WHAT YOU HAVE TO DO:
The material below must be restated exactly, line by line.

========

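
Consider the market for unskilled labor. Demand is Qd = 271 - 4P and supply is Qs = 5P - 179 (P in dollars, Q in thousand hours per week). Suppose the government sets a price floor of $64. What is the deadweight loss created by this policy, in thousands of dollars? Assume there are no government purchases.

Setting quantity demanded equal to quantity supplied, 271 - 4P = 5P - 179, gives P* = 50 and Q* = 71.
The floor of 64 is above the equilibrium price 50, so it binds.
At P = 64: Qd = 271 - 4·64 = 15 and Qs = 5·64 - 179 = 141.
Quantity traded falls to 15. At Q = 15 the demand price is (271 - 15)/4 = 64 and the supply price is (179 + 15)/5 = 38.8.
Deadweight loss = ½ · (64 - 38.8) · (71 - 15) = ½ · 25.2 · 56 = 705.6.

705.6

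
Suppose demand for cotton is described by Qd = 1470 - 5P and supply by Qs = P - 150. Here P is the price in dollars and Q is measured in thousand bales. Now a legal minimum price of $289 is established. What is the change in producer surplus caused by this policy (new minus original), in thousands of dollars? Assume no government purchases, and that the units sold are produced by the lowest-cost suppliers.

Equilibrium: 1470 - 5P = P - 150, so 1620 = 6P and P* = 270, Q* = 120.
The floor of 289 is above the equilibrium price 270, so it binds.
At P = 289: Qd = 1470 - 5·289 = 25 and Qs = 289 - 150 = 139.
Producer surplus without the control is ½ · (270 - 150) · 120 = 7200.
With the floor, 25 units are sold at 289. The supply price at Q = 25 is 175, so PS = ½ · [(289 - 150) + (289 - 175)] · 25 = 3162.5.
Change in producer surplus = 3162.5 - 7200 = -4037.5.

-4037.5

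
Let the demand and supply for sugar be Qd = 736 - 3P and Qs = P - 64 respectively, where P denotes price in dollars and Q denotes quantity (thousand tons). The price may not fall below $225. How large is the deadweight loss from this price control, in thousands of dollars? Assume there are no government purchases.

3750

Equilibrium: 736 - 3P = P - 64, so 800 = 4P and P* = 200, Q* = 136.
Since 225 > 200, the floor is binding.
At P = 225: Qd = 736 - 3·225 = 61 and Qs = 225 - 64 = 161.
Quantity traded falls to 61. At Q = 61 the demand price is (736 - 61)/3 = 225 and the supply price is 64 + 61 = 125.
Deadweight loss = ½ · (225 - 125) · (136 - 61) = ½ · 100 · 75 = 3750.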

========

RESPONSE FOR THIS EXERCISE:
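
Consider the market for unskilled labor. Demand is Qd = 271 - 4P and supply is Qs = 5P - 179 (P in dollars, Q in thousand hours per week). Suppose the government sets a price floor of $64. What is the deadweight loss created by this policy, in thousands of dollars? Assume there are no government purchases.

Setting quantity demanded equal to quantity supplied, 271 - 4P = 5P - 179, gives P* = 50 and Q* = 71.
The floor of 64 is above the equilibrium price 50, so it binds.
At P = 64: Qd = 271 - 4·64 = 15 and Qs = 5·64 - 179 = 141.
Quantity traded falls to 15. At Q = 15 the demand price is (271 - 15)/4 = 64 and the supply price is (179 + 15)/5 = 38.8.
Deadweight loss = ½ · (64 - 38.8) · (71 - 15) = ½ · 25.2 · 56 = 705.6.

705.6

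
Suppose demand for cotton is described by Qd = 1470 - 5P and supply by Qs = P - 150. Here P is the price in dollars and Q is measured in thousand bales. Now a legal minimum price of $289 is established. What is the change in producer surplus caused by this policy (new minus original), in thousands of dollars? Assume no government purchases, and that the units sold are produced by the lowest-cost suppliers.

Equilibrium: 1470 - 5P = P - 150, so 1620 = 6P and P* = 270, Q* = 120.
The floor of 289 is above the equilibrium price 270, so it binds.
At P = 289: Qd = 1470 - 5·289 = 25 and Qs = 289 - 150 = 139.
Producer surplus without the control is ½ · (270 - 150) · 120 = 7200.
With the floor, 25 units are sold at 289. The supply price at Q = 25 is 175, so PS = ½ · [(289 - 150) + (289 - 175)] · 25 = 3162.5.
Change in producer surplus = 3162.5 - 7200 = -4037.5.

-4037.5

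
Let the demand and supply for sugar be Qd = 736 - 3P and Qs = P - 64 respectively, where P denotes price in dollars and Q denotes quantity (thousand tons). The price may not fall below $225. How large is the deadweight loss from this price control, in thousands of dollars? Assume there are no government purchases.

3750

Equilibrium: 736 - 3P = P - 64, so 800 = 4P and P* = 200, Q* = 136.
Since 225 > 200, the floor is binding.
At P = 225: Qd = 736 - 3·225 = 61 and Qs = 225 - 64 = 161.
Quantity traded falls to 61. At Q = 61 the demand price is (736 - 61)/3 = 225 and the supply price is 64 + 61 = 125.
Deadweight loss = ½ · (225 - 125) · (136 - 61) = ½ · 100 · 75 = 3750.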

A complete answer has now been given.